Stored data
····················

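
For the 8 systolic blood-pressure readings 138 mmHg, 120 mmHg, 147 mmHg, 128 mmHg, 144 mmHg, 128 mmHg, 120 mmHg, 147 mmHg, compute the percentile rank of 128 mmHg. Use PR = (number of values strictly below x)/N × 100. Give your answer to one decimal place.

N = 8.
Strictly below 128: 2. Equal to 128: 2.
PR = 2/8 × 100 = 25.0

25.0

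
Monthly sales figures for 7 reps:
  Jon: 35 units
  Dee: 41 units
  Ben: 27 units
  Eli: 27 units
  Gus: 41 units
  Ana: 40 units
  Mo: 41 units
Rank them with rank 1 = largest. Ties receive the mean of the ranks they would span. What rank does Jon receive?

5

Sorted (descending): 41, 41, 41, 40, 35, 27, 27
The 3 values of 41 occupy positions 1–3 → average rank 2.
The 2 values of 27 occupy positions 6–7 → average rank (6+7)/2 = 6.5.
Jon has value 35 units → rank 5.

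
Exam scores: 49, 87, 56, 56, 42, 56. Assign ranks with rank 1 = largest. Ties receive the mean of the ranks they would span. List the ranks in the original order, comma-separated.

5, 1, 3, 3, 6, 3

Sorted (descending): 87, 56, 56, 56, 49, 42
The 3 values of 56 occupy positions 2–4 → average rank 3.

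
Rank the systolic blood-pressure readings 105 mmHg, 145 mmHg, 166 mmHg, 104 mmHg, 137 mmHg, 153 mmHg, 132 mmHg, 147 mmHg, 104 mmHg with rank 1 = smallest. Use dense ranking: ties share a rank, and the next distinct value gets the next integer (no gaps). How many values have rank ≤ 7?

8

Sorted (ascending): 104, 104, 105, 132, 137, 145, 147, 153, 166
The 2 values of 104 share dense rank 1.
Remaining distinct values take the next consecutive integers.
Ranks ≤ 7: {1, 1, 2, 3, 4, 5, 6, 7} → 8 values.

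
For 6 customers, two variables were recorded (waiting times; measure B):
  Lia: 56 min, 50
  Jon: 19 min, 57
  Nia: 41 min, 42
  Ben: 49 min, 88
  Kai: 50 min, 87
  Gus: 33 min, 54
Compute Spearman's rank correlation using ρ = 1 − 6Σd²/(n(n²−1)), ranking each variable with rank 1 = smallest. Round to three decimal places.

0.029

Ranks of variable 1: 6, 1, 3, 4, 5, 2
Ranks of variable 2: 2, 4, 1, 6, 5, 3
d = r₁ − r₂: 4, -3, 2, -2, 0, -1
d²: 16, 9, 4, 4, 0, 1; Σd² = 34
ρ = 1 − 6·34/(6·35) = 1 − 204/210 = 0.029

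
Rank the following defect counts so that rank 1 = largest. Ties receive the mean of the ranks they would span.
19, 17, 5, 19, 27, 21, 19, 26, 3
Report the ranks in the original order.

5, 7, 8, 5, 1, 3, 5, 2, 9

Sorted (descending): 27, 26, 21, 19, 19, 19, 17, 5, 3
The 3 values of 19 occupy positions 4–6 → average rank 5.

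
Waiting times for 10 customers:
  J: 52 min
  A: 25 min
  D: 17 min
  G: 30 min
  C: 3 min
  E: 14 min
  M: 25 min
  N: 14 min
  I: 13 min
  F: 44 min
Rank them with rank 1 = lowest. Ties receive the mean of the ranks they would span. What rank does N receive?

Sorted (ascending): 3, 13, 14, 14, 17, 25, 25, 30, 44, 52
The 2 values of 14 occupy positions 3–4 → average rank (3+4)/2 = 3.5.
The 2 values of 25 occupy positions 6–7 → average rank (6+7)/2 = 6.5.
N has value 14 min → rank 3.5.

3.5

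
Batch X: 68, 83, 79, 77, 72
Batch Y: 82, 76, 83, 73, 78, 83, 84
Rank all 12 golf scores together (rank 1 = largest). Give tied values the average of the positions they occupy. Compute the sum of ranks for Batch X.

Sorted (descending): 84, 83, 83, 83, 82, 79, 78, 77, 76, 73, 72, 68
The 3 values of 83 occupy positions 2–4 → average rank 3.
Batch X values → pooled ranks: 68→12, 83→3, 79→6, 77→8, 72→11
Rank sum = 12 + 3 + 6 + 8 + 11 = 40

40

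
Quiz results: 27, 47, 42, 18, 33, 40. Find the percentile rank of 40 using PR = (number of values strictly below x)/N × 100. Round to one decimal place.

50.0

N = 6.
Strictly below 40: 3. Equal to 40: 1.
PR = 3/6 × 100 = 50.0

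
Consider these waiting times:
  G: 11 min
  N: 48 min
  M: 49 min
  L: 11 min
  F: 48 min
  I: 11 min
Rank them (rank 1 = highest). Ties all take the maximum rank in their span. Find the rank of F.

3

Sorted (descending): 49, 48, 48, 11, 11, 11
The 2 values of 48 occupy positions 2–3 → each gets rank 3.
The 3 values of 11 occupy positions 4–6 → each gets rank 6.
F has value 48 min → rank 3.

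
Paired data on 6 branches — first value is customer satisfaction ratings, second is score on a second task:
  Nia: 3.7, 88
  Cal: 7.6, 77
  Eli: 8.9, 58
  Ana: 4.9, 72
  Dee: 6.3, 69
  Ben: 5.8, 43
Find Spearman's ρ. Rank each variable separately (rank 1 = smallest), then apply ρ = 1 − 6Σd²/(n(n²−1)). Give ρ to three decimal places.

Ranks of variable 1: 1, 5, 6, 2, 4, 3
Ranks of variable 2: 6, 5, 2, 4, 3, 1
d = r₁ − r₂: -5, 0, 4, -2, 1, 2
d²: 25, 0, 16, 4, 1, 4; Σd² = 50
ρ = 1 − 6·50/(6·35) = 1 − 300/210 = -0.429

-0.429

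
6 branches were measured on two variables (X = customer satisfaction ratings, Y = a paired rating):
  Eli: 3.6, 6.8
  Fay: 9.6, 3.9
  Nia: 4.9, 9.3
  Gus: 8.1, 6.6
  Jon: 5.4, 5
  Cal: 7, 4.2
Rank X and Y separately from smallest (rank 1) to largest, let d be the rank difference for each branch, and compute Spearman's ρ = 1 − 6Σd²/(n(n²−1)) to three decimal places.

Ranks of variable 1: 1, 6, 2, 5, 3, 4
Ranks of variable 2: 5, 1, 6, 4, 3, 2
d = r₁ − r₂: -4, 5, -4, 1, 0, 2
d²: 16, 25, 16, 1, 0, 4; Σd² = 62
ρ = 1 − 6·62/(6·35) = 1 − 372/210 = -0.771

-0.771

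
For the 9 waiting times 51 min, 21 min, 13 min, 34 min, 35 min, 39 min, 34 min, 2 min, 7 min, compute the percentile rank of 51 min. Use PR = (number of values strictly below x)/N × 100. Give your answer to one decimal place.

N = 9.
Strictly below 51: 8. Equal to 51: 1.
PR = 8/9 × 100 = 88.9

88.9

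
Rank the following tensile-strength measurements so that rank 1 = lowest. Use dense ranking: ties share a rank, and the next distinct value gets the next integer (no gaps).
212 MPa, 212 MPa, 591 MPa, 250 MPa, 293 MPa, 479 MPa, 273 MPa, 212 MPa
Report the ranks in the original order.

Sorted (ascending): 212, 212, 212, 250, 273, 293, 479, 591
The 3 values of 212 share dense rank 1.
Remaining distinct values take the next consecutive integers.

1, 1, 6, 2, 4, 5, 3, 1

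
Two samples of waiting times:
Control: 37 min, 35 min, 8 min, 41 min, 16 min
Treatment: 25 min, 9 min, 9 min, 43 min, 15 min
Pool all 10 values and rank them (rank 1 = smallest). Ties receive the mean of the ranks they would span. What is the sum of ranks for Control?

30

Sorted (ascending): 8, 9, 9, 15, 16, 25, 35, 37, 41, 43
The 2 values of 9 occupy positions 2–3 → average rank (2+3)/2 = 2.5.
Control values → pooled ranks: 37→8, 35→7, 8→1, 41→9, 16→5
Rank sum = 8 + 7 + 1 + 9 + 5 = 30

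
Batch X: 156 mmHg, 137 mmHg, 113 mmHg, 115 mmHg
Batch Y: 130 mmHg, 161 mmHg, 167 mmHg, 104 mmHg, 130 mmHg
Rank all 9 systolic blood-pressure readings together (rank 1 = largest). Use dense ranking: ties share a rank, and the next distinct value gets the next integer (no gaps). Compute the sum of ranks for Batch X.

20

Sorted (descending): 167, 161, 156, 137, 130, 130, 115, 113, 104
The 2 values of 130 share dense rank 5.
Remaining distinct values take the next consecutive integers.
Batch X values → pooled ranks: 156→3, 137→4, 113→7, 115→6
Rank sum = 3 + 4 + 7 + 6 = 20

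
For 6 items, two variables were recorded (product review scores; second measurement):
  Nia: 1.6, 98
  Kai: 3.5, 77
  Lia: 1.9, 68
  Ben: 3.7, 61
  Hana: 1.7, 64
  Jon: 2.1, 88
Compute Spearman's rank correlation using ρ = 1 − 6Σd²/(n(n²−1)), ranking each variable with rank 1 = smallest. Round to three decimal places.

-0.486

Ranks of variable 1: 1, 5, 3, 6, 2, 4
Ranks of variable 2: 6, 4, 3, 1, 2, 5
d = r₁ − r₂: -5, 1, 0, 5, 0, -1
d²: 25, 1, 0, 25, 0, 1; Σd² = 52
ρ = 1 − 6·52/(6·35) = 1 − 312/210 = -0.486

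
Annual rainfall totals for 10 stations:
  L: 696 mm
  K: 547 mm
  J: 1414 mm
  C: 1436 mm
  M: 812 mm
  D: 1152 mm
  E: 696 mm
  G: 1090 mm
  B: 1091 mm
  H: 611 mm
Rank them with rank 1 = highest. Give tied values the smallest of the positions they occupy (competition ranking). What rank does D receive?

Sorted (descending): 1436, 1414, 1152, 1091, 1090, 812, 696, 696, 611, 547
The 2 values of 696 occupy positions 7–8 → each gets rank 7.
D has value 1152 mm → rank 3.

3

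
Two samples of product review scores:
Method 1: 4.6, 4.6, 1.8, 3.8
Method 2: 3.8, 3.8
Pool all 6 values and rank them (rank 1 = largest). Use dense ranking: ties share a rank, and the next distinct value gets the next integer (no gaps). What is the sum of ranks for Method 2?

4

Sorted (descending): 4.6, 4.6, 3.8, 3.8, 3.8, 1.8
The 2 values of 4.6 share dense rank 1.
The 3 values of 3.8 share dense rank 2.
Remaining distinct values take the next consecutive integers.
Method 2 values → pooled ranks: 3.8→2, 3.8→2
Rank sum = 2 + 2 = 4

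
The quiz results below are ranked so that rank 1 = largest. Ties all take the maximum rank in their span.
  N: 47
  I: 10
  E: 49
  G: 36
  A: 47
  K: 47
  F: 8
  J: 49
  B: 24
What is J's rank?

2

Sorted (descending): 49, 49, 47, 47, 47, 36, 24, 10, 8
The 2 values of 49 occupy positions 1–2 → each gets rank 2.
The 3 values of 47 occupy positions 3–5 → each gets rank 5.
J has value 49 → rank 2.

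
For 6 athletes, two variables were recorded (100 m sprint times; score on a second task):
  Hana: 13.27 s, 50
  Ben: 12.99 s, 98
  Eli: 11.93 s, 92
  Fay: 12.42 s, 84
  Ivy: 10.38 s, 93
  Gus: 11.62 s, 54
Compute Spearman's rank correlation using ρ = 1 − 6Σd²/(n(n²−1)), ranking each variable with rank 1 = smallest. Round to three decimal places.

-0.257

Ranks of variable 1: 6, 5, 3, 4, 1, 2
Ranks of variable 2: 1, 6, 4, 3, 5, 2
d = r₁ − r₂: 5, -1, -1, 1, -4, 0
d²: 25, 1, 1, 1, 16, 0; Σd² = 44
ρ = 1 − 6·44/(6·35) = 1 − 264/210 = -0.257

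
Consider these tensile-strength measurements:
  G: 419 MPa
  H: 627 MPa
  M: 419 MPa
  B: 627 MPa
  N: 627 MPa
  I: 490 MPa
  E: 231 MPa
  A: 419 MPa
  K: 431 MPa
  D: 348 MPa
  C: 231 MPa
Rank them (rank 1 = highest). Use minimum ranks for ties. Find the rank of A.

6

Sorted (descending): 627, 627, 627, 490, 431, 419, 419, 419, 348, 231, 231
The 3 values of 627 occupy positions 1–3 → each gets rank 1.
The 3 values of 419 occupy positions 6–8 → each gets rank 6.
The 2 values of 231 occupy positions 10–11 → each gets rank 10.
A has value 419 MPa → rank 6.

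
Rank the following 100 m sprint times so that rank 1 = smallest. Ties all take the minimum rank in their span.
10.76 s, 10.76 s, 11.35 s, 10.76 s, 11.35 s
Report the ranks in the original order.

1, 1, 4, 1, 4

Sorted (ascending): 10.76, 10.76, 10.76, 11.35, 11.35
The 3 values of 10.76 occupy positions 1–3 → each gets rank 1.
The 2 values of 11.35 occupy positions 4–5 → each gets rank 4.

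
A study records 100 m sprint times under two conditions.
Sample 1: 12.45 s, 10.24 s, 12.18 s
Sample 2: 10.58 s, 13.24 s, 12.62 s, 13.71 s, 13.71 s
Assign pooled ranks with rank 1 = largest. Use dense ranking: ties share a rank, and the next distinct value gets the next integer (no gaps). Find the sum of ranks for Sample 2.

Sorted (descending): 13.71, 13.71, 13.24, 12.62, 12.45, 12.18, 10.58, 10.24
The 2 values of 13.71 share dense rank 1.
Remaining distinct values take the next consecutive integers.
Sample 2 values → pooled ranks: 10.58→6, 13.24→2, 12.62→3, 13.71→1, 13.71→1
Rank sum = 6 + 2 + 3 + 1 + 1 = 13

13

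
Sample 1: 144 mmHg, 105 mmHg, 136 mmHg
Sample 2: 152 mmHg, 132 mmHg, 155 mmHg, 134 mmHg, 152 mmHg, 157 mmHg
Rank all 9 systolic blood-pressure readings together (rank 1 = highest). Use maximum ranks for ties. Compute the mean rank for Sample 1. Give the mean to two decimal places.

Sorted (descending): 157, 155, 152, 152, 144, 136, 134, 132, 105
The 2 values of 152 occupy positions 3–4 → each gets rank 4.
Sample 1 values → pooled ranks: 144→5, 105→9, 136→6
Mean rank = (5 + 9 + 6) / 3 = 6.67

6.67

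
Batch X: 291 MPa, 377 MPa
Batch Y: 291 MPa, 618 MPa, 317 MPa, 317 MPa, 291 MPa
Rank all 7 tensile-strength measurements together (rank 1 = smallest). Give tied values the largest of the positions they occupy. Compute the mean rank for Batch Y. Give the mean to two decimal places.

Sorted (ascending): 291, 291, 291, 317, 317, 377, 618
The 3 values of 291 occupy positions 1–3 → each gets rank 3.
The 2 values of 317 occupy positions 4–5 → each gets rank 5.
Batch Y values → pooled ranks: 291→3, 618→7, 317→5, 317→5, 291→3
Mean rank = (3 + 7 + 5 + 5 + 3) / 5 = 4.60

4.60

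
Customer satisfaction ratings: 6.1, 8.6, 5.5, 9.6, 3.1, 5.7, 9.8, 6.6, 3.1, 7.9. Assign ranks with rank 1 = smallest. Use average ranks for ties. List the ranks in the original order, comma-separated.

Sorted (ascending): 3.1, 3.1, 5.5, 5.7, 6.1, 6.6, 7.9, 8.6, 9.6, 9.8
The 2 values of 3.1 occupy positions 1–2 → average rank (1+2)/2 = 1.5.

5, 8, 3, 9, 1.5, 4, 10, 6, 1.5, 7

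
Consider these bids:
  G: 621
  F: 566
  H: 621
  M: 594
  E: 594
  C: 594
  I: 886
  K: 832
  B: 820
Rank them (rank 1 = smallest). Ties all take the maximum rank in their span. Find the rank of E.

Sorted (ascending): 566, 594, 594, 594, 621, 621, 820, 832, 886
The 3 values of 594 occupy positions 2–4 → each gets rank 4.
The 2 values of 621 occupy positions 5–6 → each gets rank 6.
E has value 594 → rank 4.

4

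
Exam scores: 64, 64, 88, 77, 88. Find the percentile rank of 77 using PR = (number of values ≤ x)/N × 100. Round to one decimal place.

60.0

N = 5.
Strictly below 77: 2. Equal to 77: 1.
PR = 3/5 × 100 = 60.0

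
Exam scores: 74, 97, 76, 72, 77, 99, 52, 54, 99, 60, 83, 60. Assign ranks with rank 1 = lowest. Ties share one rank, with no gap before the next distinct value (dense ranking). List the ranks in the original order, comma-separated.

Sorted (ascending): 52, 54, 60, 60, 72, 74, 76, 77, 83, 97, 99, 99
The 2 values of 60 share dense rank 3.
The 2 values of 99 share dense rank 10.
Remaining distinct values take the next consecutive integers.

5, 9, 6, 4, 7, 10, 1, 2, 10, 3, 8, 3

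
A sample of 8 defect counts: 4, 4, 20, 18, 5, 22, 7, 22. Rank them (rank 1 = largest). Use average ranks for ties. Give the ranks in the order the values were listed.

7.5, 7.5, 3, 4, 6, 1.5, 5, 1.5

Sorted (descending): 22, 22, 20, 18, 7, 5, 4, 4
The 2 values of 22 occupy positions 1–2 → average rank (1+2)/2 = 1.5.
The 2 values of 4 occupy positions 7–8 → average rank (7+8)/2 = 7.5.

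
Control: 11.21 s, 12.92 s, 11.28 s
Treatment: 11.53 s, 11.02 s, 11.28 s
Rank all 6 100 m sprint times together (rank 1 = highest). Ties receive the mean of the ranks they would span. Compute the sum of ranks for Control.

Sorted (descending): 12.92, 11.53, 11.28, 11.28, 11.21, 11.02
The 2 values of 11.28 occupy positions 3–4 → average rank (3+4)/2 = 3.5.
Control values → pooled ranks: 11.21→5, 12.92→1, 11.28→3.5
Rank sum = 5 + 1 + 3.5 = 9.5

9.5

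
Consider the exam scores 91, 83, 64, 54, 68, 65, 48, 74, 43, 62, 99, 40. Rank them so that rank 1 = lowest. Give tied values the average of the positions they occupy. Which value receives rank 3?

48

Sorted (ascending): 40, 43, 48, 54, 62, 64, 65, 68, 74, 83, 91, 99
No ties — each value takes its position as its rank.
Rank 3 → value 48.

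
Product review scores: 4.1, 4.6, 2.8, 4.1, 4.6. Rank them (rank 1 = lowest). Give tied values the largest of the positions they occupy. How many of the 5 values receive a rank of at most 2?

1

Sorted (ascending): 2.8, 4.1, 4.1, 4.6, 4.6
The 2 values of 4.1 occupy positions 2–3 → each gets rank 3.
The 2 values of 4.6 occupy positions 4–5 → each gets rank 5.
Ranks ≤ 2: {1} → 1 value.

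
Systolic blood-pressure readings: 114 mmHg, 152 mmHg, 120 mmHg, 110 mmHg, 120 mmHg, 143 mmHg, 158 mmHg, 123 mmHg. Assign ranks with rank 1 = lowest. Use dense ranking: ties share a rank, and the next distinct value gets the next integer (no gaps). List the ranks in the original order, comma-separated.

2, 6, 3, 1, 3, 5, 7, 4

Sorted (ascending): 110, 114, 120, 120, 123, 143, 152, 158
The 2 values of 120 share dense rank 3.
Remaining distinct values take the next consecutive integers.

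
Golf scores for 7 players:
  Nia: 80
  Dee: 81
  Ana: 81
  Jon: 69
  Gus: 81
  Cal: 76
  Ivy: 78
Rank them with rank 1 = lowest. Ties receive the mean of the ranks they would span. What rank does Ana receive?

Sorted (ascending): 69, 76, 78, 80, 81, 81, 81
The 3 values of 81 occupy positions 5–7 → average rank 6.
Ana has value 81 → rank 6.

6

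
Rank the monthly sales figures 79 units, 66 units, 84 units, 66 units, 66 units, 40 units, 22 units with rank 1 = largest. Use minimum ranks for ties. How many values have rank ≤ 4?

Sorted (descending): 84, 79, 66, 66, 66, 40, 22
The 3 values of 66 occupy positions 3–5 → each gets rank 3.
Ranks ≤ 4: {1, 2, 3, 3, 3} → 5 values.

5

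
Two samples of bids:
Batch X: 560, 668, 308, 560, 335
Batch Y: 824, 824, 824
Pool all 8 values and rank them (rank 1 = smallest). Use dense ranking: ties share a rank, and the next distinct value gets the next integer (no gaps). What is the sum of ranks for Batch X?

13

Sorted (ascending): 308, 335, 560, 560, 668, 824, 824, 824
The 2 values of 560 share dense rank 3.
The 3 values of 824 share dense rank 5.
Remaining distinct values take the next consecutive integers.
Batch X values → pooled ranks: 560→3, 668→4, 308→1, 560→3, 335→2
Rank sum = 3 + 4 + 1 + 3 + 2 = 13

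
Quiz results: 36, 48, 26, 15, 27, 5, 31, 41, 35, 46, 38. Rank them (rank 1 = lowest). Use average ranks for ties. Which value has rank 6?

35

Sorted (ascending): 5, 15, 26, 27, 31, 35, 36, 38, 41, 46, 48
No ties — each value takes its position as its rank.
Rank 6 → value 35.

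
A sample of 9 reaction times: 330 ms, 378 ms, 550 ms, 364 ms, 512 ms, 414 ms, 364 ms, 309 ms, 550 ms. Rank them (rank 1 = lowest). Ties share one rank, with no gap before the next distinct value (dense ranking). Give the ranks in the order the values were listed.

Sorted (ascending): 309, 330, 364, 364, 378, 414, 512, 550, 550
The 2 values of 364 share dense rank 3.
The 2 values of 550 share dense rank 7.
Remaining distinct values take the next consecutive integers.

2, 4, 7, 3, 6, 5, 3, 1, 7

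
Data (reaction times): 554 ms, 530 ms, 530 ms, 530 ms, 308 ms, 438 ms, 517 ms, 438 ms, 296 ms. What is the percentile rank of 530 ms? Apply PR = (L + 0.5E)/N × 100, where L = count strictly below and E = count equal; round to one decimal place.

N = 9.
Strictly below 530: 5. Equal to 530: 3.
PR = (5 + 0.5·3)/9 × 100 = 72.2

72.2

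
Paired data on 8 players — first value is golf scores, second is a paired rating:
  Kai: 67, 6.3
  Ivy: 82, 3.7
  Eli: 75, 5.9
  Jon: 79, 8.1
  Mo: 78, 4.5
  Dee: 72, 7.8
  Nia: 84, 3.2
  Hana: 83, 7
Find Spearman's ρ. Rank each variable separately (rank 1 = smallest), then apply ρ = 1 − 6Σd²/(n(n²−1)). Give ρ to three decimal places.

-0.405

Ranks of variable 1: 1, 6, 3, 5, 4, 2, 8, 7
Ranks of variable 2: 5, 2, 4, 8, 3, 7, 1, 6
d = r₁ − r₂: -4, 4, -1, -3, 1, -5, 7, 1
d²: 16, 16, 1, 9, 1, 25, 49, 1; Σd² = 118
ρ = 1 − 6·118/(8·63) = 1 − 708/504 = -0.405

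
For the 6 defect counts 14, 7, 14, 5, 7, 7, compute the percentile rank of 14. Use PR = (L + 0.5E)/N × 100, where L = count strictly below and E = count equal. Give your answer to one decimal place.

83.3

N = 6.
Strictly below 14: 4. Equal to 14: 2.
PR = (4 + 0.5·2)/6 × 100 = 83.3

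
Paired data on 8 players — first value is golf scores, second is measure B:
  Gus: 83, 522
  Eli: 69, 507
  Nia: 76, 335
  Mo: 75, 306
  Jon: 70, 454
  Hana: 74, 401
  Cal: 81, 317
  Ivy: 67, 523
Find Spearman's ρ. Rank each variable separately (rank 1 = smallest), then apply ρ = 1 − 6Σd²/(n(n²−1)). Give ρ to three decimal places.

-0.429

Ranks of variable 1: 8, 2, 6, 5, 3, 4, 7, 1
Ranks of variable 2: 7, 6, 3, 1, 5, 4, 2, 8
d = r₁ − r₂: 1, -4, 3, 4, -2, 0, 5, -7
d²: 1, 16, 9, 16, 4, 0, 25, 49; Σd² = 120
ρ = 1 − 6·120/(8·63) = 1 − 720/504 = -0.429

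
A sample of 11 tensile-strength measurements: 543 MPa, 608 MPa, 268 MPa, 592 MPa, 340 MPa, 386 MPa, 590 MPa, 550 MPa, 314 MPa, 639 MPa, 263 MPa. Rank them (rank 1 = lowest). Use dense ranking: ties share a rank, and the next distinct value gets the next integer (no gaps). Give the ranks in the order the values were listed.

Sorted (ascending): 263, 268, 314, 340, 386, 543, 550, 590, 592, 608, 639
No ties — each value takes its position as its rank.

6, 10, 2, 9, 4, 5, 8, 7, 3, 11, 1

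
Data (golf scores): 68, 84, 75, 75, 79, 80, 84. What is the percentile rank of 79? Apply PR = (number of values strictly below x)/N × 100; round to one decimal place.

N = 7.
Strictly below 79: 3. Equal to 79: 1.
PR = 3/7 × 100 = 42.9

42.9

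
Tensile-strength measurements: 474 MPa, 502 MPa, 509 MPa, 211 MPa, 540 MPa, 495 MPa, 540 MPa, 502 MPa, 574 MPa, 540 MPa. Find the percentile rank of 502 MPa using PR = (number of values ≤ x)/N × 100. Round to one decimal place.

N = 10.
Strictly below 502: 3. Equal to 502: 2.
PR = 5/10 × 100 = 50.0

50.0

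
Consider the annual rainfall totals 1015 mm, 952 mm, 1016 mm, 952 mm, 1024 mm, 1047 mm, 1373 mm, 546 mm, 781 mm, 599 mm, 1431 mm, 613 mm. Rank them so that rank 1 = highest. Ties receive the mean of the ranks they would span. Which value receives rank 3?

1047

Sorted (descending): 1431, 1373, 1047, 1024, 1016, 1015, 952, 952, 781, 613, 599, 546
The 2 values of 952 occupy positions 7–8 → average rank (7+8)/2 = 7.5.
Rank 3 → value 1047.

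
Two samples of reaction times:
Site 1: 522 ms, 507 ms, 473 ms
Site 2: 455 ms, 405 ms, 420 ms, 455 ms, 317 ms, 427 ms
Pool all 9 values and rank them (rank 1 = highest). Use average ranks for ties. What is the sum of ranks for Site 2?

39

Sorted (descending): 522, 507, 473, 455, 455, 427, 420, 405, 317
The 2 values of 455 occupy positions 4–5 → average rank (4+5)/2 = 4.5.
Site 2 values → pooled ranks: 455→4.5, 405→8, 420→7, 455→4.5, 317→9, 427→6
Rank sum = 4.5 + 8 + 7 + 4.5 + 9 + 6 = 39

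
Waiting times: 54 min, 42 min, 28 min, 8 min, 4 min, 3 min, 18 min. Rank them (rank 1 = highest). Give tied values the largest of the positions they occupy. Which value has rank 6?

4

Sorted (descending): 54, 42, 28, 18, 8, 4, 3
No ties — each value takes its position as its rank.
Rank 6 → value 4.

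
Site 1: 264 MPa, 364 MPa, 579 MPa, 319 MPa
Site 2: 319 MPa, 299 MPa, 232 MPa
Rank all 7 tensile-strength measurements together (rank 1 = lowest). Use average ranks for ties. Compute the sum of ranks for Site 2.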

····················

TASK INSTRUCTIONS: Write out exactly the lines above between the line with "Assign pooled ranks" and the line with "Sample 1: 144 mmHg, 105 mmHg, 136 mmHg", inclusive, and nothing beyond them.

RESULT:
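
Assign pooled ranks with rank 1 = largest. Use dense ranking: ties share a rank, and the next distinct value gets the next integer (no gaps). Find the sum of ranks for Sample 2.

Sorted (descending): 13.71, 13.71, 13.24, 12.62, 12.45, 12.18, 10.58, 10.24
The 2 values of 13.71 share dense rank 1.
Remaining distinct values take the next consecutive integers.
Sample 2 values → pooled ranks: 10.58→6, 13.24→2, 12.62→3, 13.71→1, 13.71→1
Rank sum = 6 + 2 + 3 + 1 + 1 = 13

13

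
Sample 1: 144 mmHg, 105 mmHg, 136 mmHg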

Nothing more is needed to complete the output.